The expected answer is the set of lines in the data below between the line holding "Two partners, Noor" and the line holding "The proposed strategy", inclusive, written out exactly.

*** Block opens ***

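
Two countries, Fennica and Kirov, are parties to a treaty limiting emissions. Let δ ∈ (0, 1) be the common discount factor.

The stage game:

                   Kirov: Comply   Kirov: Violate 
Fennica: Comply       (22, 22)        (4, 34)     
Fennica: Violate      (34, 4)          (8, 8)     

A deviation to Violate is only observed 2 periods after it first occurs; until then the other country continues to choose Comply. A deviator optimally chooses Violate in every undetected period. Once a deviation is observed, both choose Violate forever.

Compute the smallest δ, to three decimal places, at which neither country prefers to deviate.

A deviator earns 34 for 2 periods, then 8 forever; cooperating earns 22 forever. Multiplying the IC by (1−δ):
22 ≥ 34(1−δ^2) + 8δ^2, so 26·δ^2 ≥ 12 and δ^2 ≥ 6/13.
δ ≥ (6/13)^(1/2) ≈ 0.679.

0.679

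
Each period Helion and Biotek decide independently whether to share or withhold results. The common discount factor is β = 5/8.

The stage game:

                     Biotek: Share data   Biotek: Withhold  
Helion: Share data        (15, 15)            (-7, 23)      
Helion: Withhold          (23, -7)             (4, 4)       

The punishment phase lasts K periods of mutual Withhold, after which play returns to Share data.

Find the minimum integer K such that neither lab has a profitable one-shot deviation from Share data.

IC: β(1−β^K)/(1−β) ≥ (23−15)/(15−4) = 8/11.
With β = 5/8: need 1 − β^K ≥ 8/11·(1−5/8)/(5/8), i.e. β^K ≤ 0.5636.
Since (5/8)^1 = 0.6250 and (5/8)^2 = 0.3906, the smallest such K is 2.

2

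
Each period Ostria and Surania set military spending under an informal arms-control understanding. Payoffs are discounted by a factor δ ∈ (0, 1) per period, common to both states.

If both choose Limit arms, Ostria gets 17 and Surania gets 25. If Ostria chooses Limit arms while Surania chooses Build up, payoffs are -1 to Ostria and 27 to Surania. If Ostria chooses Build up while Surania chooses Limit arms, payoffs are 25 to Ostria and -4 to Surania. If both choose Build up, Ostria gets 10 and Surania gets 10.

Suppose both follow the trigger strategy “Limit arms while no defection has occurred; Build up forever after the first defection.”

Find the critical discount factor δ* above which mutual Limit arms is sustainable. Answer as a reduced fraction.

8/15

Ostria: cooperation gives 17 each period; deviation gives 25 once then 10 forever.
  17/(1−δ) ≥ 25 + 10δ/(1−δ) ⇒ δ ≥ 8/15.
Surania: cooperation gives 25 each period; deviation gives 27 once then 10 forever.
  δ ≥ 2/17.
Both must hold, so the binding constraint is Ostria's: δ ≥ 8/15.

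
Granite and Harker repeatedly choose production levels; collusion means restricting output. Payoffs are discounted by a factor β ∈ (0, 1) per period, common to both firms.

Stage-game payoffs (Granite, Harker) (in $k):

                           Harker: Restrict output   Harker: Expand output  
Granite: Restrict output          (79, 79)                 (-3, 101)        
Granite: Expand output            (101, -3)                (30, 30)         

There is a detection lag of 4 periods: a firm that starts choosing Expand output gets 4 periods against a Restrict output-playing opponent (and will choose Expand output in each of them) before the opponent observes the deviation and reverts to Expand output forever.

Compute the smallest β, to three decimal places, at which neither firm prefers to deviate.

0.746

The best deviation is to choose Expand output for all 4 undetected periods, earning 101 each, then 30 forever once detected.
Deviation value: 101(1−β^4)/(1−β) + 30β^4/(1−β); cooperation value: 79/(1−β).
IC: 79 ≥ 101(1−β^4) + 30β^4 = 101 − 71β^4.
So β^4 ≥ 22/71, giving β ≥ (22/71)^(1/4) ≈ 0.746.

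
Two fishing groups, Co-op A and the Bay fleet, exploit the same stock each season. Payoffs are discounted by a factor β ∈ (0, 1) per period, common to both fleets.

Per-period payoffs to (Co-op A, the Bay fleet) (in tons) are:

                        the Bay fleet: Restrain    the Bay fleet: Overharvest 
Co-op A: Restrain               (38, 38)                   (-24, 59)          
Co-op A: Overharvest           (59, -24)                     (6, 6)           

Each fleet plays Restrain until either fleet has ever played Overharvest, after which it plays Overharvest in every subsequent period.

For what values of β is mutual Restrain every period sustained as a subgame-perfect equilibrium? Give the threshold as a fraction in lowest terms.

21/53

Under grim trigger the critical discount factor is (T−C)/(T−P) with T = 59, C = 38, P = 6.
β* = (59−38)/(59−6) = 21/53.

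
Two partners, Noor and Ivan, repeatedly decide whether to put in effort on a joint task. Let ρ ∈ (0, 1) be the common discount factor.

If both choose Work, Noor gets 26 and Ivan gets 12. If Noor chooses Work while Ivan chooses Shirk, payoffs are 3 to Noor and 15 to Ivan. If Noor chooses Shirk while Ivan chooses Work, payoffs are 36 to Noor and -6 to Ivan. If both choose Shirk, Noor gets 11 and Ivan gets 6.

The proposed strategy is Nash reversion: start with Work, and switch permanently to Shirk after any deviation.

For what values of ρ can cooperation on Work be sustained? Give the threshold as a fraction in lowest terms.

For Noor: deviation gain 36−26 = 10, per-period punishment loss 26−11 = 15. IC gives ρ ≥ 10/25 = 2/5.
For Ivan: gain 3, loss 6 per period, so ρ ≥ 3/9 = 1/3.
The tighter constraint is Noor's, so cooperation needs ρ ≥ 2/5.

2/5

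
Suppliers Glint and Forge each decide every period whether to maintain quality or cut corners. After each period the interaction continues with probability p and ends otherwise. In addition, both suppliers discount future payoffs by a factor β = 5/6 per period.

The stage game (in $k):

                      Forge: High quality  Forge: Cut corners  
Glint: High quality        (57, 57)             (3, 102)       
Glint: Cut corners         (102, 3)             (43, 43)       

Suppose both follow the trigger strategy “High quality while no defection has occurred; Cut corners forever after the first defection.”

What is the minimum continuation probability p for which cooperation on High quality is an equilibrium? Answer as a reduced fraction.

Expected continuation weight on next period's payoff is β·p = 5/6·p, which plays the role of the discount factor.
Cooperation requires 5/6·p ≥ (102−57)/(102−43) = 45/59, hence p ≥ 54/59.

54/59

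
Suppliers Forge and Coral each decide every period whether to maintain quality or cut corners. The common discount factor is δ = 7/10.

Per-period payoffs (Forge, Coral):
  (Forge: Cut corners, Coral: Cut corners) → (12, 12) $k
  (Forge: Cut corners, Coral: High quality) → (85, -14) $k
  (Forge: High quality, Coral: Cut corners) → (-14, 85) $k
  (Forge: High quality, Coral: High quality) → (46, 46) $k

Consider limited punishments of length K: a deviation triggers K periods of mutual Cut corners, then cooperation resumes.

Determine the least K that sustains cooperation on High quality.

2

Need Σ_{k=1}^{K} δ^k ≥ (85−46)/(46−12) = 1.1471 at δ = 7/10.
At K = 1 the sum is 0.7000 < 1.1471; at K = 2 it is 1.1900 ≥ 1.1471.
So the minimum punishment length is K = 2.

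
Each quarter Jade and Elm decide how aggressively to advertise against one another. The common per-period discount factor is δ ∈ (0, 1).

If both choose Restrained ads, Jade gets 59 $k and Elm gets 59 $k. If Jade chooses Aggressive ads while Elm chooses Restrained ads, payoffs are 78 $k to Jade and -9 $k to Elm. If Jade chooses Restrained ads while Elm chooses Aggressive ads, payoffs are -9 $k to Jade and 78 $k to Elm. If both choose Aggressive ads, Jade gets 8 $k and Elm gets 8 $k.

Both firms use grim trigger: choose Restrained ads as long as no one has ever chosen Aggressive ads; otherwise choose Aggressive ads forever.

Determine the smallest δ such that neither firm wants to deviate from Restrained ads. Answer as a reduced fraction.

19/70

Cooperation forever yields 59 each period: 59/(1−δ).
Deviating yields 78 once, then 8 forever: 78 + 8δ/(1−δ).
No profitable deviation requires 59/(1−δ) ≥ 78 + 8δ/(1−δ).
Multiplying by (1−δ): 59 ≥ 78(1−δ) + 8δ = 78 − 70δ.
So 70δ ≥ 19, i.e. δ ≥ 19/70.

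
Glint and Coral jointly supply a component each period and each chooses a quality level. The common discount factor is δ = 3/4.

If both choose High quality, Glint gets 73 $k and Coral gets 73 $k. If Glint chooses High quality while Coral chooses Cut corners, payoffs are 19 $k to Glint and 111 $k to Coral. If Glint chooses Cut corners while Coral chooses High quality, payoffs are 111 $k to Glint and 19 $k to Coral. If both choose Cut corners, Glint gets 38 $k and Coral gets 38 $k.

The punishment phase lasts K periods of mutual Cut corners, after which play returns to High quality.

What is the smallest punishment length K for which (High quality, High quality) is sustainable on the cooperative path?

2

IC: δ(1−δ^K)/(1−δ) ≥ (111−73)/(73−38) = 38/35.
With δ = 3/4: need 1 − δ^K ≥ 38/35·(1−3/4)/(3/4), i.e. δ^K ≤ 0.6381.
Since (3/4)^1 = 0.7500 and (3/4)^2 = 0.5625, the smallest such K is 2.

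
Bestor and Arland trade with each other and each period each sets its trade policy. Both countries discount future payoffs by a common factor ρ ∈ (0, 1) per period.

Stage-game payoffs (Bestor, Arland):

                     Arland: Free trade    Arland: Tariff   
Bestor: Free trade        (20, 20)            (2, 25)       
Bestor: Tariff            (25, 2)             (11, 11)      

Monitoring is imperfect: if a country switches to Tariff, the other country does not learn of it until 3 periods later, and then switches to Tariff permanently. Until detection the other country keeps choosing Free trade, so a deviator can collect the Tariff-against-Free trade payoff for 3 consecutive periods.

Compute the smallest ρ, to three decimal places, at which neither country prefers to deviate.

Deviating for the 3 undetected periods gains 25−20 = 5 per period over cooperation, then loses 20−11 = 9 per period forever once punishment starts.
Gain: 5(1 + ρ + … + ρ^2); loss: 9·ρ^3/(1−ρ).
No profitable deviation ⇔ 5(1−ρ^3) ≤ 9·ρ^3, i.e. ρ^3 ≥ 5/(5+9) = 5/14.
Hence ρ ≥ (5/14)^(1/3) ≈ 0.709.

0.709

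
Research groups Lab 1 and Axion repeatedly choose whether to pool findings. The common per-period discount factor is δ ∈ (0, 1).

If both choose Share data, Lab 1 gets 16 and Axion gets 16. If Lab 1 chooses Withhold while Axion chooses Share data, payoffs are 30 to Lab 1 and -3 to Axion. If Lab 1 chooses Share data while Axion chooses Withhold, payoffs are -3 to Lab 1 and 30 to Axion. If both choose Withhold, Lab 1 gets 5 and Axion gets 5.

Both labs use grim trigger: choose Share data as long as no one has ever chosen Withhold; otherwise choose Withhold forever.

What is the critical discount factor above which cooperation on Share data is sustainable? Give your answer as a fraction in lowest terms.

14/25

Under grim trigger the critical discount factor is (T−C)/(T−P) with T = 30, C = 16, P = 5.
δ* = (30−16)/(30−5) = 14/25.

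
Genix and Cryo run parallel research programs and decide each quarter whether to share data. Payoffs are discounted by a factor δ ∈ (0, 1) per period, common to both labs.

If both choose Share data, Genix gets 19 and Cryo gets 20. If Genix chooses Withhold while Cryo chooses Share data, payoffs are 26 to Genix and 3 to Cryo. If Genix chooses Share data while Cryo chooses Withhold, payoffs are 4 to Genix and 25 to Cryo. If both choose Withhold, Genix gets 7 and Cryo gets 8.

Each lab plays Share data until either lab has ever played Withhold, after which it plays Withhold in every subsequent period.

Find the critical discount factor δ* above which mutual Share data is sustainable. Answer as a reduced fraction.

7/19

Genix's threshold: (26−19)/(26−7) = 7/19.
Cryo's threshold: (25−20)/(25−8) = 5/17.
7/19 > 5/17, so Genix binds and δ* = 7/19.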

*** Block closes ***

**Output of the task:**
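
Two partners, Noor and Ivan, repeatedly decide whether to put in effort on a joint task. Let ρ ∈ (0, 1) be the common discount factor.

If both choose Work, Noor gets 26 and Ivan gets 12. If Noor chooses Work while Ivan chooses Shirk, payoffs are 3 to Noor and 15 to Ivan. If Noor chooses Shirk while Ivan chooses Work, payoffs are 36 to Noor and -6 to Ivan. If both choose Shirk, Noor gets 11 and Ivan gets 6.

The proposed strategy is Nash reversion: start with Work, and switch permanently to Shirk after any deviation.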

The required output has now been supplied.